Records from a data collection:
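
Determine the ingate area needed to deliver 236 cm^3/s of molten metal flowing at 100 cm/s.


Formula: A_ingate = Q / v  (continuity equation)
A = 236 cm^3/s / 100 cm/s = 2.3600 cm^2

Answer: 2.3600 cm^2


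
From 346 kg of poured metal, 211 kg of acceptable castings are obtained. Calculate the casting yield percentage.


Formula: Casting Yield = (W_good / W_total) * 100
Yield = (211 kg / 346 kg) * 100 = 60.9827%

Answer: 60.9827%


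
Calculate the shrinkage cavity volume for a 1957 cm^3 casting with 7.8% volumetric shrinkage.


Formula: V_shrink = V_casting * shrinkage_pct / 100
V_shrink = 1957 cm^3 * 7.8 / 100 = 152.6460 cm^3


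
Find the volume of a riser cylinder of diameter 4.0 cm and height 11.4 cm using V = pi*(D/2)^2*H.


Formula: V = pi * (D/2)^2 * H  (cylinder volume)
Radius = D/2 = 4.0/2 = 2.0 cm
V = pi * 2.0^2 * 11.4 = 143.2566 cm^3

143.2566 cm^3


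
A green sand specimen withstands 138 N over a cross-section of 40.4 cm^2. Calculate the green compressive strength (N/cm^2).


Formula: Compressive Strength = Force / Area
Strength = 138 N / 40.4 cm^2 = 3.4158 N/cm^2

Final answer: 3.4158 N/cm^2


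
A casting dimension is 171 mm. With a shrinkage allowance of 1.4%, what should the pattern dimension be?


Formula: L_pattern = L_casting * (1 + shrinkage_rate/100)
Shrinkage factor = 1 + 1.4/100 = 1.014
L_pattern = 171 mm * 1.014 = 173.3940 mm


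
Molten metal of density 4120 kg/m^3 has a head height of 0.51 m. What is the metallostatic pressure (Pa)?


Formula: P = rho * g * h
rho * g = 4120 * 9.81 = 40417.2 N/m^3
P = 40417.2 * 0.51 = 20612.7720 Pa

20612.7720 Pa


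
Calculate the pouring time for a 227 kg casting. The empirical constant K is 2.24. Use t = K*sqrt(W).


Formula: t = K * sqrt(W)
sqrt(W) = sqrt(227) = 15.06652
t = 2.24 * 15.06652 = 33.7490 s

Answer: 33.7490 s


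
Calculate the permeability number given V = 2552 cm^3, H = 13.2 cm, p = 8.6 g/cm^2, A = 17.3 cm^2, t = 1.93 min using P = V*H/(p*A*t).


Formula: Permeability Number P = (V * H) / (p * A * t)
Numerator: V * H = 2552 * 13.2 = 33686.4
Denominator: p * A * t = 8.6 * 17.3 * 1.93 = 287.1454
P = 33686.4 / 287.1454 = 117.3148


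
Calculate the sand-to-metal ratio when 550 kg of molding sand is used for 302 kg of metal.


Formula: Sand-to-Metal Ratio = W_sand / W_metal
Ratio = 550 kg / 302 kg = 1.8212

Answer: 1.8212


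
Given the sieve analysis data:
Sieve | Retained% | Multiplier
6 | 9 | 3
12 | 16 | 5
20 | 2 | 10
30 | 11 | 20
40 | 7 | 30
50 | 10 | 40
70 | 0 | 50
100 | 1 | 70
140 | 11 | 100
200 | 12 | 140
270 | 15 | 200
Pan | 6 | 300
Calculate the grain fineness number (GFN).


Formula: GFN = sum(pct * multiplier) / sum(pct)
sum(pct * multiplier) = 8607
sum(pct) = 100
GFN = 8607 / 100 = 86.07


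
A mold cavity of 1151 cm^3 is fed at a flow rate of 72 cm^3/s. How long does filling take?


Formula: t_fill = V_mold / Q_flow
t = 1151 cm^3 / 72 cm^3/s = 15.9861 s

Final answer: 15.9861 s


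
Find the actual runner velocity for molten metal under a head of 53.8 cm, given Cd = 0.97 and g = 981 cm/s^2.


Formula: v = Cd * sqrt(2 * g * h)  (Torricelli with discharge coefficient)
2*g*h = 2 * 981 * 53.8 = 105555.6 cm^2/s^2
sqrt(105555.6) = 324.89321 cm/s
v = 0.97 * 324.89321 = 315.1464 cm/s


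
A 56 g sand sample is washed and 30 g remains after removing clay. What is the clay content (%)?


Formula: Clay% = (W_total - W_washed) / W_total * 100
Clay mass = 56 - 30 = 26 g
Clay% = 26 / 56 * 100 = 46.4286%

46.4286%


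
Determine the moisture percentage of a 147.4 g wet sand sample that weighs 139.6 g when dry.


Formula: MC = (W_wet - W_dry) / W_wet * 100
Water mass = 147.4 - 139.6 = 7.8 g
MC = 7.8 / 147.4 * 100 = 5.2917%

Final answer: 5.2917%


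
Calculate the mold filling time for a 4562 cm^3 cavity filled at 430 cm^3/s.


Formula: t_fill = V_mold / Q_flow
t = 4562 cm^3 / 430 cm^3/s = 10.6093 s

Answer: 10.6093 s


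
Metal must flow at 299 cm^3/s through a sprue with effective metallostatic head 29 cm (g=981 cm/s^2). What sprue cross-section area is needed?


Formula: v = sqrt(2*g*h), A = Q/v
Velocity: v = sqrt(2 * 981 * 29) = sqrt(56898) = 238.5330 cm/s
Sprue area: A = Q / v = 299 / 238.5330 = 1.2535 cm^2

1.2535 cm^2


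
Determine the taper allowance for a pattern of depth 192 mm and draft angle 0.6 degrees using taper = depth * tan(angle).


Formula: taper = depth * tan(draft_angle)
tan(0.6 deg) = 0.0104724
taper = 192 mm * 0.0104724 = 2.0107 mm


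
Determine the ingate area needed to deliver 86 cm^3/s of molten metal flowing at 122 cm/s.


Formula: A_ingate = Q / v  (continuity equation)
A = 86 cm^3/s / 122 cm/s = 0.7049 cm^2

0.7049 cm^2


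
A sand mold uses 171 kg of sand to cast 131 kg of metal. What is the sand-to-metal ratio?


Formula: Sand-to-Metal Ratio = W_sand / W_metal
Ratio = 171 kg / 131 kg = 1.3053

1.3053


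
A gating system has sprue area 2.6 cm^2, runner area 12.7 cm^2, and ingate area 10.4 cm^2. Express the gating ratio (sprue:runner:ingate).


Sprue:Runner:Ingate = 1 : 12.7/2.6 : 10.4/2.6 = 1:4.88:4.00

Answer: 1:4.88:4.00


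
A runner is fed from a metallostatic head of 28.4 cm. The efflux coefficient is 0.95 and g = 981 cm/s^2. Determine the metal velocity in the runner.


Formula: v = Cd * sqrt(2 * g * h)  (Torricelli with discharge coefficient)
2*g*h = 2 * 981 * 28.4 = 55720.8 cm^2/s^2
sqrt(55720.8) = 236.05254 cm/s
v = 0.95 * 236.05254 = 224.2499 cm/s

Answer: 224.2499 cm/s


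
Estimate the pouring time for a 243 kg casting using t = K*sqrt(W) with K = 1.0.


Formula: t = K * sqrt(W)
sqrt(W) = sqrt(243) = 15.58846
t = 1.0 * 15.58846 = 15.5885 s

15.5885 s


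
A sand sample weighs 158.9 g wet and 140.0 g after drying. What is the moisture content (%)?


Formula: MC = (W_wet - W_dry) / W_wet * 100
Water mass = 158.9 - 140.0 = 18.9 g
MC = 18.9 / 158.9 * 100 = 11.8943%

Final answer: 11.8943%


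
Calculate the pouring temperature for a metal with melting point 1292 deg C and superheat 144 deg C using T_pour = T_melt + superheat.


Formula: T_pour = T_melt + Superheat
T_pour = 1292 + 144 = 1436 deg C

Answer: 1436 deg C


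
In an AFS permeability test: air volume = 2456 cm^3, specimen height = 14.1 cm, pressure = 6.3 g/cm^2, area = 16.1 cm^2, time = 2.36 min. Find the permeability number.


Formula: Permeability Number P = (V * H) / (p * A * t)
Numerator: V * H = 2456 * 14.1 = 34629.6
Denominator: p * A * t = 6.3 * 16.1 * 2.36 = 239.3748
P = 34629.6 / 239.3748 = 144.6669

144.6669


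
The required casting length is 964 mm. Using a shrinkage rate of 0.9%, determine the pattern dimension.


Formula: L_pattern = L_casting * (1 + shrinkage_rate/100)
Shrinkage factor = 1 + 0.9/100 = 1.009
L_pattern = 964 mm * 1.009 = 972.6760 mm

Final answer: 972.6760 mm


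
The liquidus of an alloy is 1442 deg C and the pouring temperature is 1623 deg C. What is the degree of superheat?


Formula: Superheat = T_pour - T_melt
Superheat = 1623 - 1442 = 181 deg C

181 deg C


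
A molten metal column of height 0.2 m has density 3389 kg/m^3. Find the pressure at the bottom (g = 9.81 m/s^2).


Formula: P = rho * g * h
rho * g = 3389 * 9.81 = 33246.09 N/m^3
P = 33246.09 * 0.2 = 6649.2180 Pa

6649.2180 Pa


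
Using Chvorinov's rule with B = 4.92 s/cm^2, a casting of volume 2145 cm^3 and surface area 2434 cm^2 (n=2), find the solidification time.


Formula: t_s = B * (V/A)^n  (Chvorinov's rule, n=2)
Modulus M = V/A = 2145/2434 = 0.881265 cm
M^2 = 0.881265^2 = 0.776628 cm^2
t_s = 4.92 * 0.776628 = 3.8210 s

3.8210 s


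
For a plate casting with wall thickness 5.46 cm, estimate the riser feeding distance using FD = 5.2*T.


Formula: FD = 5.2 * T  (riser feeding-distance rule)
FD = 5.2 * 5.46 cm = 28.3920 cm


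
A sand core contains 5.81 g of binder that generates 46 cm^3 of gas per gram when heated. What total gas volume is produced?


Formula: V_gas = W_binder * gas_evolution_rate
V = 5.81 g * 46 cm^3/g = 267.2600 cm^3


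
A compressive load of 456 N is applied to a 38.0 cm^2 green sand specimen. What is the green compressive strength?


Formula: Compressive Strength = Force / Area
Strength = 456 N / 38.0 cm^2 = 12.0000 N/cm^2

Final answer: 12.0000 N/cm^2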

Aim of the exercise: Each line from the one that contains "A compressive load" to the end of the data should be set down exactly, both ends included.

Answer:
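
A compressive load of 456 N is applied to a 38.0 cm^2 green sand specimen. What is the green compressive strength?


Formula: Compressive Strength = Force / Area
Strength = 456 N / 38.0 cm^2 = 12.0000 N/cm^2

Final answer: 12.0000 N/cm^2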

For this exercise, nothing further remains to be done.